*Data excerpts*
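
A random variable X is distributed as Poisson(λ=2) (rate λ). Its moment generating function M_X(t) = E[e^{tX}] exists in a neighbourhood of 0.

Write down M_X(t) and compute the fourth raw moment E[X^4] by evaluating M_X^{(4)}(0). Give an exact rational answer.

M_X(t) = e^(2*e^(t) - 2)
D^4[M](t) = (16*e^(4*t)*e^(2*e^(t)) + 48*e^(3*t)*e^(2*e^(t)) + 28*e^(2*t)*e^(2*e^(t)) + 2*e^(t)*e^(2*e^(t)))*e^(-2)

E[X^4] = D^4[M](0) = 94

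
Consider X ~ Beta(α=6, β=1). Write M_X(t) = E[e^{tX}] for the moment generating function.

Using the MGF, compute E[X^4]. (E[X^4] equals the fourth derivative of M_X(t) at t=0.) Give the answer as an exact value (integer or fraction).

M_X(t) = ₁F₁(6; 7; t)
M^(4)(t) = 3*₁F₁(10; 11; t)/5

E[X^4] = M^(4)(0) = 3/5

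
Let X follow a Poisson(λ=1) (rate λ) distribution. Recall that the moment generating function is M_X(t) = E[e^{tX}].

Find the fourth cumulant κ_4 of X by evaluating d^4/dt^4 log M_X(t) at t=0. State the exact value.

κ_4 = K′′′′(0) = 1

M_X(t) = e^(e^(t) - 1)
K_X(t) = log M_X(t) = e^(t) - 1
K′(t) = e^(t)
K′′(t) = e^(t)
K′′′(t) = e^(t)
K′′′′(t) = e^(t)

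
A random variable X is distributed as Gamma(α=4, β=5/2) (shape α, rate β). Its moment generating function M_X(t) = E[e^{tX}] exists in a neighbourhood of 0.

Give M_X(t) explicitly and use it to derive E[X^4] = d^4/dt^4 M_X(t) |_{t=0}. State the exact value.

M_X(t) = 625/(16*(5/2 - t)^4)
M′(t) = -5000/(32*t^5 - 400*t^4 + 2000*t^3 - 5000*t^2 + 6250*t - 3125)
M′′(t) = 50000/(64*t^6 - 960*t^5 + 6000*t^4 - 20000*t^3 + 37500*t^2 - 37500*t + 15625)
M′′′(t) = -600000/(128*t^7 - 2240*t^6 + 16800*t^5 - 70000*t^4 + 175000*t^3 - 262500*t^2 + 218750*t - 78125)
M′′′′(t) = 8400000/(256*t^8 - 5120*t^7 + 44800*t^6 - 224000*t^5 + 700000*t^4 - 1400000*t^3 + 1750000*t^2 - 1250000*t + 390625)

E[X^4] = M′′′′(0) = 2688/125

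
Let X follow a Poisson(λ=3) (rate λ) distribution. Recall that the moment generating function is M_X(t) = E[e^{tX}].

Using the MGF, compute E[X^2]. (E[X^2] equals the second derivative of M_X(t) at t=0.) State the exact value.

M_X(t) = e^(3*e^(t) - 3)
M^(2)(t) = (9*e^(2*t)*e^(3*e^(t)) + 3*e^(t)*e^(3*e^(t)))*e^(-3)

E[X^2] = M^(2)(0) = 12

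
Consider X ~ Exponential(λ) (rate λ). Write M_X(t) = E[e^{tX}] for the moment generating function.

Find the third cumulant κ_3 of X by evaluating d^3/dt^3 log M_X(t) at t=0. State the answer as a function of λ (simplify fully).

κ_3 = K^(3)(0) = 2/λ^3

M_X(t) = λ/(λ - t)
K_X(t) = log M_X(t) = log(λ) - log(λ - t)
K^(3)(t) = -2/(-λ^3 + 3*λ^2*t - 3*λ*t^2 + t^3)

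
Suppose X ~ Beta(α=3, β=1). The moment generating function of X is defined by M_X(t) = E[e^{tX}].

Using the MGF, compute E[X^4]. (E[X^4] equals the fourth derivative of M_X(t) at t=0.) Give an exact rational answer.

E[X^4] = M^(4)(0) = 3/7

M_X(t) = ₁F₁(3; 4; t)
M^(4)(t) = 3*₁F₁(7; 8; t)/7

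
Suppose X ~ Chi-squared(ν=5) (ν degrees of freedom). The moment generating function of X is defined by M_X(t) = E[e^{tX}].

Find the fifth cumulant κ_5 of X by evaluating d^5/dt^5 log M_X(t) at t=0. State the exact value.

κ_5 = d^5K/dt^5 |_{t=0} = 1920

M_X(t) = (1 - 2*t)^(-5/2)
K_X(t) = log M_X(t) = -5*log(1 - 2*t)/2
dK/dt = -5/(2*t - 1)
d^2K/dt^2 = 10/(4*t^2 - 4*t + 1)
d^3K/dt^3 = -40/(8*t^3 - 12*t^2 + 6*t - 1)
d^4K/dt^4 = 240/(16*t^4 - 32*t^3 + 24*t^2 - 8*t + 1)
d^5K/dt^5 = -1920/(32*t^5 - 80*t^4 + 80*t^3 - 40*t^2 + 10*t - 1)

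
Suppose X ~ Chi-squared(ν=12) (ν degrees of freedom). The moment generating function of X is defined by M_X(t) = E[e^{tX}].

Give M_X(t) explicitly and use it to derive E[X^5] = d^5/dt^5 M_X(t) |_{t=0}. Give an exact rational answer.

E[X^5] = M^(5)(0) = 967680

M_X(t) = (1 - 2*t)^(-6)
M^(5)(t) = -967680/(2048*t^11 - 11264*t^10 + 28160*t^9 - 42240*t^8 + 42240*t^7 - 29568*t^6 + 14784*t^5 - 5280*t^4 + 1320*t^3 - 220*t^2 + 22*t - 1)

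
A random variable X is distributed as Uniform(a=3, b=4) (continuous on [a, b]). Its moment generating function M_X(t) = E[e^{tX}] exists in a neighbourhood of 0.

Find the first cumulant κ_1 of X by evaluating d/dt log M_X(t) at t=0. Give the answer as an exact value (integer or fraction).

κ_1 = dK/dt |_{t=0} = 7/2

M_X(t) = (e^(4*t) - e^(3*t))/t
K_X(t) = log M_X(t) = -log(t) + log(e^(4*t) - e^(3*t))
dK/dt = (4*t*e^(t) - 3*t - e^(t) + 1)/(t*e^(t) - t)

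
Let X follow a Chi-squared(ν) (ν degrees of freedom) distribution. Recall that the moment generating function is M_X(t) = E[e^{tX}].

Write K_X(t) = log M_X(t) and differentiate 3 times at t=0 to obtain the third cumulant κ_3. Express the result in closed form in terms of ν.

κ_3 = K′′′(0) = 8*ν

M_X(t) = (1 - 2*t)^(-ν/2)
K_X(t) = log M_X(t) = -ν*log(1 - 2*t)/2
K′(t) = -ν/(2*t - 1)
K′′(t) = 2*ν/(4*t^2 - 4*t + 1)
K′′′(t) = -8*ν/(8*t^3 - 12*t^2 + 6*t - 1)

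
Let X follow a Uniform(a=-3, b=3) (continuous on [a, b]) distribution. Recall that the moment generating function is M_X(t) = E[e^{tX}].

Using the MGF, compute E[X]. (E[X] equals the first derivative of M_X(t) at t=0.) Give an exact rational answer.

M_X(t) = (e^(3*t) - e^(-3*t))/(6*t)
dM/dt = (3*t*e^(6*t) + 3*t - e^(6*t) + 1)*e^(-3*t)/(6*t^2)

E[X] = dM/dt |_{t=0} = 0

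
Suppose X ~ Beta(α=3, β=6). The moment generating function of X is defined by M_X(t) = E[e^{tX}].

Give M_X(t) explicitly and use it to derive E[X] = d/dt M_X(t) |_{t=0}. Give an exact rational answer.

E[X] = M^(1)(0) = 1/3

M_X(t) = ₁F₁(3; 9; t)
M^(1)(t) = ₁F₁(4; 10; t)/3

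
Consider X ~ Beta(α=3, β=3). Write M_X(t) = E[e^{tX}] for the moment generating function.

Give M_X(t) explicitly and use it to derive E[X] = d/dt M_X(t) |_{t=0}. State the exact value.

E[X] = D[M](0) = 1/2

M_X(t) = ₁F₁(3; 6; t)
D[M](t) = ₁F₁(4; 7; t)/2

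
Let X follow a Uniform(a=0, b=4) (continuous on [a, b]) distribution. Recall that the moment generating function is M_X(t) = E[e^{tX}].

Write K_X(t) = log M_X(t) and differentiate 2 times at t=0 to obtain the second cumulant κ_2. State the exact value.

M_X(t) = (e^(4*t) - 1)/(4*t)
K_X(t) = log M_X(t) = -log(t) + log(e^(4*t) - 1) - 2*log(2)
dK/dt = (4*t*e^(4*t) - e^(4*t) + 1)/(t*e^(4*t) - t)
d^2K/dt^2 = (-16*t^2*e^(4*t) + e^(8*t) - 2*e^(4*t) + 1)/(t^2*e^(8*t) - 2*t^2*e^(4*t) + t^2)

κ_2 = d^2K/dt^2 |_{t=0} = 4/3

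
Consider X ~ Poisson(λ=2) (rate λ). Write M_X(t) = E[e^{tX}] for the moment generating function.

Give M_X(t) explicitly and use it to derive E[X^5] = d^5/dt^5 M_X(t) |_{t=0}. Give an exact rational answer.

E[X^5] = M^(5)(0) = 454

M_X(t) = e^(2*e^(t) - 2)
M^(5)(t) = (32*e^(5*t)*e^(2*e^(t)) + 160*e^(4*t)*e^(2*e^(t)) + 200*e^(3*t)*e^(2*e^(t)) + 60*e^(2*t)*e^(2*e^(t)) + 2*e^(t)*e^(2*e^(t)))*e^(-2)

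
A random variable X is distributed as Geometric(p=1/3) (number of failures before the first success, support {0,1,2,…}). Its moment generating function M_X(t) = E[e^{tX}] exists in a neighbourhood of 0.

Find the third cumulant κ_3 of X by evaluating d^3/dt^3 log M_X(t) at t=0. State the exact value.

M_X(t) = 1/(3*(1 - 2*e^(t)/3))
K_X(t) = log M_X(t) = -log(1 - 2*e^(t)/3) - log(3)
K^(3)(t) = (-12*e^(2*t) - 18*e^(t))/(8*e^(3*t) - 36*e^(2*t) + 54*e^(t) - 27)

κ_3 = K^(3)(0) = 30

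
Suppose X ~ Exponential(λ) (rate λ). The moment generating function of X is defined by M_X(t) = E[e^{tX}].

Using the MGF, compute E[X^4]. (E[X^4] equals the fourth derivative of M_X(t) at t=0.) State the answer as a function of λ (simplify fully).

M_X(t) = λ/(λ - t)
D^4[M](t) = -24*λ/(-λ^5 + 5*λ^4*t - 10*λ^3*t^2 + 10*λ^2*t^3 - 5*λ*t^4 + t^5)

E[X^4] = D^4[M](0) = 24/λ^4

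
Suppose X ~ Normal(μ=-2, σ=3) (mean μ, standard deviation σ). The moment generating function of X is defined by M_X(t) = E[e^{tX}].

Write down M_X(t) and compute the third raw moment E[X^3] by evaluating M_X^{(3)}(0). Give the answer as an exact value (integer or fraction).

E[X^3] = D^3[M](0) = -62

M_X(t) = e^(9*t^2/2 - 2*t)
D^3[M](t) = (729*t^3*e^(9*t^2/2) - 486*t^2*e^(9*t^2/2) + 351*t*e^(9*t^2/2) - 62*e^(9*t^2/2))*e^(-2*t)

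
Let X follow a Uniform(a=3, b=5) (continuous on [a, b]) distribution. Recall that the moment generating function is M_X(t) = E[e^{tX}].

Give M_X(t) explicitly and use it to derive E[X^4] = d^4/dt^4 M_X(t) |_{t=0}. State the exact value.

M_X(t) = (e^(5*t) - e^(3*t))/(2*t)

E[X^4] = M^(4)(0) = 1441/5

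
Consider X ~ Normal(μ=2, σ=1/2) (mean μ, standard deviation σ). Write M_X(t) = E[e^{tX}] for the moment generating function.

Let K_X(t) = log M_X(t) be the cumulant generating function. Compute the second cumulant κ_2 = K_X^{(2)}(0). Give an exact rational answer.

M_X(t) = e^(t^2/8 + 2*t)
K_X(t) = log M_X(t) = t^2/8 + 2*t
dK/dt = t/4 + 2
d^2K/dt^2 = 1/4

κ_2 = d^2K/dt^2 |_{t=0} = 1/4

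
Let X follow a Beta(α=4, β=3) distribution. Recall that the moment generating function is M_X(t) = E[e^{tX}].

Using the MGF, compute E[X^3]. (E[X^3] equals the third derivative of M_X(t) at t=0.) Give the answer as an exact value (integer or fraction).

M_X(t) = ₁F₁(4; 7; t)
M^(3)(t) = 5*₁F₁(7; 10; t)/21

E[X^3] = M^(3)(0) = 5/21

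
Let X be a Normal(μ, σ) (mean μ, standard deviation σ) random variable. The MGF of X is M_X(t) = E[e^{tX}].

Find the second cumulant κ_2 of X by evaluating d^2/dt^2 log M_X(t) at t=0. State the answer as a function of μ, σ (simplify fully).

κ_2 = d^2K/dt^2 |_{t=0} = σ^2

M_X(t) = e^(μ*t + σ^2*t^2/2)
K_X(t) = log M_X(t) = μ*t + σ^2*t^2/2
dK/dt = μ + σ^2*t
d^2K/dt^2 = σ^2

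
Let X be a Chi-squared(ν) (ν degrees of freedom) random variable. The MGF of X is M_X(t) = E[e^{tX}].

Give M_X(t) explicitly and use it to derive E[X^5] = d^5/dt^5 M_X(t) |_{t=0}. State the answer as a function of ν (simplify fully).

E[X^5] = D^5[M](0) = ν*(ν^4 + 20*ν^3 + 140*ν^2 + 400*ν + 384)

M_X(t) = (1 - 2*t)^(-ν/2)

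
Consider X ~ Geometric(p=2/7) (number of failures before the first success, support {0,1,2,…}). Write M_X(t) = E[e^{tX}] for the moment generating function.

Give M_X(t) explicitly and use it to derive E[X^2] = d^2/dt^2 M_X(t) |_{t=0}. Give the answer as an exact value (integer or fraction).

M_X(t) = 2/(7*(1 - 5*e^(t)/7))
D^2[M](t) = (-50*e^(2*t) - 70*e^(t))/(125*e^(3*t) - 525*e^(2*t) + 735*e^(t) - 343)

E[X^2] = D^2[M](0) = 15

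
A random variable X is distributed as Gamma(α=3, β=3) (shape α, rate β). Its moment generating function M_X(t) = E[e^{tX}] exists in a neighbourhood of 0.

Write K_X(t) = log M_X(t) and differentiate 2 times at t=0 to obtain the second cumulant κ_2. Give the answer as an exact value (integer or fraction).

M_X(t) = 27/(3 - t)^3
K_X(t) = log M_X(t) = -3*log(3 - t) + 3*log(3)
K′(t) = -3/(t - 3)
K′′(t) = 3/(t^2 - 6*t + 9)

κ_2 = K′′(0) = 1/3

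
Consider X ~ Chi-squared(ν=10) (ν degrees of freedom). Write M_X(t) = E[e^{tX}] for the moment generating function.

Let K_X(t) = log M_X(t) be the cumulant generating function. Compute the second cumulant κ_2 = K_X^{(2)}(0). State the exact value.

κ_2 = K^(2)(0) = 20

M_X(t) = (1 - 2*t)^(-5)
K_X(t) = log M_X(t) = -5*log(1 - 2*t)
K^(2)(t) = 20/(4*t^2 - 4*t + 1)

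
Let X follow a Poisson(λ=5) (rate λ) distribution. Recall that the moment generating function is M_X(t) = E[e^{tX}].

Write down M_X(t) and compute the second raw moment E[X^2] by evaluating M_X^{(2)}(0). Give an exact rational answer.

M_X(t) = e^(5*e^(t) - 5)
D^2[M](t) = (25*e^(2*t)*e^(5*e^(t)) + 5*e^(t)*e^(5*e^(t)))*e^(-5)

E[X^2] = D^2[M](0) = 30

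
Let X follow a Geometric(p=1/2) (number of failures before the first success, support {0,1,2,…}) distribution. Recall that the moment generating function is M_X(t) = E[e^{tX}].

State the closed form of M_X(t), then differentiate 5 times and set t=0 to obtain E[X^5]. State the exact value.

E[X^5] = M′′′′′(0) = 541

M_X(t) = 1/(2*(1 - e^(t)/2))
M′(t) = e^(t)/(e^(2*t) - 4*e^(t) + 4)
M′′(t) = (-e^(2*t) - 2*e^(t))/(e^(3*t) - 6*e^(2*t) + 12*e^(t) - 8)
M′′′(t) = (e^(3*t) + 8*e^(2*t) + 4*e^(t))/(e^(4*t) - 8*e^(3*t) + 24*e^(2*t) - 32*e^(t) + 16)
M′′′′(t) = (-e^(4*t) - 22*e^(3*t) - 44*e^(2*t) - 8*e^(t))/(e^(5*t) - 10*e^(4*t) + 40*e^(3*t) - 80*e^(2*t) + 80*e^(t) - 32)
M′′′′′(t) = (e^(5*t) + 52*e^(4*t) + 264*e^(3*t) + 208*e^(2*t) + 16*e^(t))/(e^(6*t) - 12*e^(5*t) + 60*e^(4*t) - 160*e^(3*t) + 240*e^(2*t) - 192*e^(t) + 64)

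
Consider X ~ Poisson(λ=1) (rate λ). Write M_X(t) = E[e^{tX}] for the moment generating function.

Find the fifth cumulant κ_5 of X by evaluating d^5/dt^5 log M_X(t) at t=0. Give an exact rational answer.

M_X(t) = e^(e^(t) - 1)
K_X(t) = log M_X(t) = e^(t) - 1
D^5[K](t) = e^(t)

κ_5 = D^5[K](0) = 1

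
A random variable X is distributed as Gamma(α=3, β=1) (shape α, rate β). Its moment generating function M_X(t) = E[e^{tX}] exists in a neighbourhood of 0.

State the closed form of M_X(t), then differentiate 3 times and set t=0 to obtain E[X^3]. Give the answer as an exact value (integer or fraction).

E[X^3] = M′′′(0) = 60

M_X(t) = (1 - t)^(-3)
M′(t) = 3/(t^4 - 4*t^3 + 6*t^2 - 4*t + 1)
M′′(t) = -12/(t^5 - 5*t^4 + 10*t^3 - 10*t^2 + 5*t - 1)
M′′′(t) = 60/(t^6 - 6*t^5 + 15*t^4 - 20*t^3 + 15*t^2 - 6*t + 1)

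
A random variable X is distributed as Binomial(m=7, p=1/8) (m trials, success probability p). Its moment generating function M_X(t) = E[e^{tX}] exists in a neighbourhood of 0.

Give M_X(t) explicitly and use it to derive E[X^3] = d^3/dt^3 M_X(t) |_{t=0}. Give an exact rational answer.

M_X(t) = (e^(t)/8 + 7/8)^7
M′(t) = 7*e^(7*t)/2097152 + 147*e^(6*t)/1048576 + 5145*e^(5*t)/2097152 + 12005*e^(4*t)/524288 + 252105*e^(3*t)/2097152 + 352947*e^(2*t)/1048576 + 823543*e^(t)/2097152
M′′(t) = 49*e^(7*t)/2097152 + 441*e^(6*t)/524288 + 25725*e^(5*t)/2097152 + 12005*e^(4*t)/131072 + 756315*e^(3*t)/2097152 + 352947*e^(2*t)/524288 + 823543*e^(t)/2097152

E[X^3] = M′′′(0) = 833/256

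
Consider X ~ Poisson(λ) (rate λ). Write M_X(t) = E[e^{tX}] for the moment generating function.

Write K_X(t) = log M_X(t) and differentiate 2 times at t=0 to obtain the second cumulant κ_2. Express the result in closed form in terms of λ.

M_X(t) = e^(λ*(e^(t) - 1))
K_X(t) = log M_X(t) = λ*(e^(t) - 1)
K^(2)(t) = λ*e^(t)

κ_2 = K^(2)(0) = λ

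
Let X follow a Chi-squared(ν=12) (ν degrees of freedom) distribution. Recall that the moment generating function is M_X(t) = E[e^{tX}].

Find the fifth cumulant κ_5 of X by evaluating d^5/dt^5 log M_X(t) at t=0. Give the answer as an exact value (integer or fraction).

M_X(t) = (1 - 2*t)^(-6)
K_X(t) = log M_X(t) = -6*log(1 - 2*t)
D^5[K](t) = -4608/(32*t^5 - 80*t^4 + 80*t^3 - 40*t^2 + 10*t - 1)

κ_5 = D^5[K](0) = 4608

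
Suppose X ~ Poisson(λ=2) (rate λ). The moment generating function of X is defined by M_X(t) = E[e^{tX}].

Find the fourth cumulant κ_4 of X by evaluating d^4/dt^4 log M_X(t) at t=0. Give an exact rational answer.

M_X(t) = e^(2*e^(t) - 2)
K_X(t) = log M_X(t) = 2*e^(t) - 2
K^(4)(t) = 2*e^(t)

κ_4 = K^(4)(0) = 2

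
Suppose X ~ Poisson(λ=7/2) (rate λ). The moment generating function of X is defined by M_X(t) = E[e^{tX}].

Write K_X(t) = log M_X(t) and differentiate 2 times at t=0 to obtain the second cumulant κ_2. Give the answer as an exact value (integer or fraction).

κ_2 = K^(2)(0) = 7/2

M_X(t) = e^(7*e^(t)/2 - 7/2)
K_X(t) = log M_X(t) = 7*e^(t)/2 - 7/2
K^(2)(t) = 7*e^(t)/2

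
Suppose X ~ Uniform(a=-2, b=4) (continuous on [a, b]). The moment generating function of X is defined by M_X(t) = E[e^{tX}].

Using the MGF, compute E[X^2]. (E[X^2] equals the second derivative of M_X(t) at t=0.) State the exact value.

E[X^2] = D^2[M](0) = 4

M_X(t) = (e^(4*t) - e^(-2*t))/(6*t)
D^2[M](t) = (8*t^2*e^(6*t) - 2*t^2 - 4*t*e^(6*t) - 2*t + e^(6*t) - 1)*e^(-2*t)/(3*t^3)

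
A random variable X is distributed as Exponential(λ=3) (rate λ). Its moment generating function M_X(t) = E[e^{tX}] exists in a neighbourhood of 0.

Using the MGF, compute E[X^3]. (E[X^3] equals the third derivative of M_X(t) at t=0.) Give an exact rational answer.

E[X^3] = M′′′(0) = 2/9

M_X(t) = 3/(3 - t)
M′(t) = 3/(t^2 - 6*t + 9)
M′′(t) = -6/(t^3 - 9*t^2 + 27*t - 27)
M′′′(t) = 18/(t^4 - 12*t^3 + 54*t^2 - 108*t + 81)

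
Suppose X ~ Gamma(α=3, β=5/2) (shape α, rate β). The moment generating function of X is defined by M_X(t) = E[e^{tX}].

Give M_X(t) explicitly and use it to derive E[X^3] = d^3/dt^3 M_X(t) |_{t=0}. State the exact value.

M_X(t) = 125/(8*(5/2 - t)^3)
M^(3)(t) = 60000/(64*t^6 - 960*t^5 + 6000*t^4 - 20000*t^3 + 37500*t^2 - 37500*t + 15625)

E[X^3] = M^(3)(0) = 96/25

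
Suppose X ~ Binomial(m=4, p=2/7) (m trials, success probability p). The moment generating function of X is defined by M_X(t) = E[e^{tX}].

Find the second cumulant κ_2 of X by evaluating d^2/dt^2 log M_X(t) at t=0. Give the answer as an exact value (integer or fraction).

M_X(t) = (2*e^(t)/7 + 5/7)^4
K_X(t) = log M_X(t) = 4*log(2*e^(t)/7 + 5/7)
K′(t) = 8*e^(t)/(2*e^(t) + 5)
K′′(t) = 40*e^(t)/(4*e^(2*t) + 20*e^(t) + 25)

κ_2 = K′′(0) = 40/49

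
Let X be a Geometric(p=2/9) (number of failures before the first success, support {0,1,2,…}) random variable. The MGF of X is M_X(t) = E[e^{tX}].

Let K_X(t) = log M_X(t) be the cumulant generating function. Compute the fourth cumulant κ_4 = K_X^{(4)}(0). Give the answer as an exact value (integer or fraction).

κ_4 = D^4[K](0) = 12033/8

M_X(t) = 2/(9*(1 - 7*e^(t)/9))
K_X(t) = log M_X(t) = -log(1 - 7*e^(t)/9) - 2*log(3) + log(2)
D^4[K](t) = (3087*e^(3*t) + 15876*e^(2*t) + 5103*e^(t))/(2401*e^(4*t) - 12348*e^(3*t) + 23814*e^(2*t) - 20412*e^(t) + 6561)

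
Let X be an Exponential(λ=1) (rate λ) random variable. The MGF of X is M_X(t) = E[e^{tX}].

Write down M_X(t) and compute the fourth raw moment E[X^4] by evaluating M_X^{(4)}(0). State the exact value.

E[X^4] = D^4[M](0) = 24

M_X(t) = 1/(1 - t)
D^4[M](t) = -24/(t^5 - 5*t^4 + 10*t^3 - 10*t^2 + 5*t - 1)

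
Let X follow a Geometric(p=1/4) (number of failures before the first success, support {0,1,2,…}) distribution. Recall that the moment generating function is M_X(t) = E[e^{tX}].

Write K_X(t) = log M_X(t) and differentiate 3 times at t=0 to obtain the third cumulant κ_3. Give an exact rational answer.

κ_3 = K^(3)(0) = 84

M_X(t) = 1/(4*(1 - 3*e^(t)/4))
K_X(t) = log M_X(t) = -log(1 - 3*e^(t)/4) - 2*log(2)
K^(3)(t) = (-36*e^(2*t) - 48*e^(t))/(27*e^(3*t) - 108*e^(2*t) + 144*e^(t) - 64)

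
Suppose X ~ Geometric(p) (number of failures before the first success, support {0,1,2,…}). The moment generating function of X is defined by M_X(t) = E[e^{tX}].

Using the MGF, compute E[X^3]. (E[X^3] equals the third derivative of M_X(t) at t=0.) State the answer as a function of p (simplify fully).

E[X^3] = D^3[M](0) = -1 + 7/p - 12/p^2 + 6/p^3

M_X(t) = p/(-(1 - p)*e^(t) + 1)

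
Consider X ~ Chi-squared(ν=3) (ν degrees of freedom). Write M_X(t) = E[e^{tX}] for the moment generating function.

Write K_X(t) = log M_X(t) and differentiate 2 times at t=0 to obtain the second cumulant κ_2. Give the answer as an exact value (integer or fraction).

M_X(t) = (1 - 2*t)^(-3/2)
K_X(t) = log M_X(t) = -3*log(1 - 2*t)/2
dK/dt = -3/(2*t - 1)
d^2K/dt^2 = 6/(4*t^2 - 4*t + 1)

κ_2 = d^2K/dt^2 |_{t=0} = 6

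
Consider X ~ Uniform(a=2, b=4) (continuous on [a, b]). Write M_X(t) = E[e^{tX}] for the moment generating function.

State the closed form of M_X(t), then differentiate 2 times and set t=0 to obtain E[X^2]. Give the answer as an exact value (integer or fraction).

E[X^2] = M^(2)(0) = 28/3

M_X(t) = (e^(4*t) - e^(2*t))/(2*t)
M^(2)(t) = (8*t^2*e^(4*t) - 2*t^2*e^(2*t) - 4*t*e^(4*t) + 2*t*e^(2*t) + e^(4*t) - e^(2*t))/t^3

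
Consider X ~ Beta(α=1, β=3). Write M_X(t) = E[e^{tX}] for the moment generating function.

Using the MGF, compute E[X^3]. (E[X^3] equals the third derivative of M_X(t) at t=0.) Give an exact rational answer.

M_X(t) = ₁F₁(1; 4; t)
D^3[M](t) = ₁F₁(4; 7; t)/20

E[X^3] = D^3[M](0) = 1/20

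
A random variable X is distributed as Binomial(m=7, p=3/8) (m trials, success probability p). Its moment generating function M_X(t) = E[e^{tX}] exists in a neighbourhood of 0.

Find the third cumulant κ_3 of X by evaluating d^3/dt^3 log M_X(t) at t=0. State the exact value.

κ_3 = K′′′(0) = 105/256

M_X(t) = (3*e^(t)/8 + 5/8)^7
K_X(t) = log M_X(t) = 7*log(3*e^(t)/8 + 5/8)
K′(t) = 21*e^(t)/(3*e^(t) + 5)
K′′(t) = 105*e^(t)/(9*e^(2*t) + 30*e^(t) + 25)
K′′′(t) = (-315*e^(2*t) + 525*e^(t))/(27*e^(3*t) + 135*e^(2*t) + 225*e^(t) + 125)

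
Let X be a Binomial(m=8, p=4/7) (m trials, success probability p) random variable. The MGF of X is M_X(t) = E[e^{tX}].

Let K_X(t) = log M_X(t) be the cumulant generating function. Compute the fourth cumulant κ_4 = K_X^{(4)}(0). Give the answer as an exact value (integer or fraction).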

*Directions*
Copy out the entries above exactly as given, starting at the top and ending with the line containing "A random variable X is distributed as Gamma(α=4, β=5/2)"; include both and nothing more.

*Reply to the exercise*
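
A random variable X is distributed as Poisson(λ=2) (rate λ). Its moment generating function M_X(t) = E[e^{tX}] exists in a neighbourhood of 0.

Write down M_X(t) and compute the fourth raw moment E[X^4] by evaluating M_X^{(4)}(0). Give an exact rational answer.

M_X(t) = e^(2*e^(t) - 2)
D^4[M](t) = (16*e^(4*t)*e^(2*e^(t)) + 48*e^(3*t)*e^(2*e^(t)) + 28*e^(2*t)*e^(2*e^(t)) + 2*e^(t)*e^(2*e^(t)))*e^(-2)

E[X^4] = D^4[M](0) = 94

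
Consider X ~ Beta(α=6, β=1). Write M_X(t) = E[e^{tX}] for the moment generating function.

Using the MGF, compute E[X^4]. (E[X^4] equals the fourth derivative of M_X(t) at t=0.) Give the answer as an exact value (integer or fraction).

M_X(t) = ₁F₁(6; 7; t)
M^(4)(t) = 3*₁F₁(10; 11; t)/5

E[X^4] = M^(4)(0) = 3/5

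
Let X follow a Poisson(λ=1) (rate λ) distribution. Recall that the moment generating function is M_X(t) = E[e^{tX}].

Find the fourth cumulant κ_4 of X by evaluating d^4/dt^4 log M_X(t) at t=0. State the exact value.

κ_4 = K′′′′(0) = 1

M_X(t) = e^(e^(t) - 1)
K_X(t) = log M_X(t) = e^(t) - 1
K′(t) = e^(t)
K′′(t) = e^(t)
K′′′(t) = e^(t)
K′′′′(t) = e^(t)

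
A random variable X is distributed as Gamma(α=4, β=5/2) (shape α, rate β). Its moment generating function M_X(t) = E[e^{tX}] exists in a neighbourhood of 0.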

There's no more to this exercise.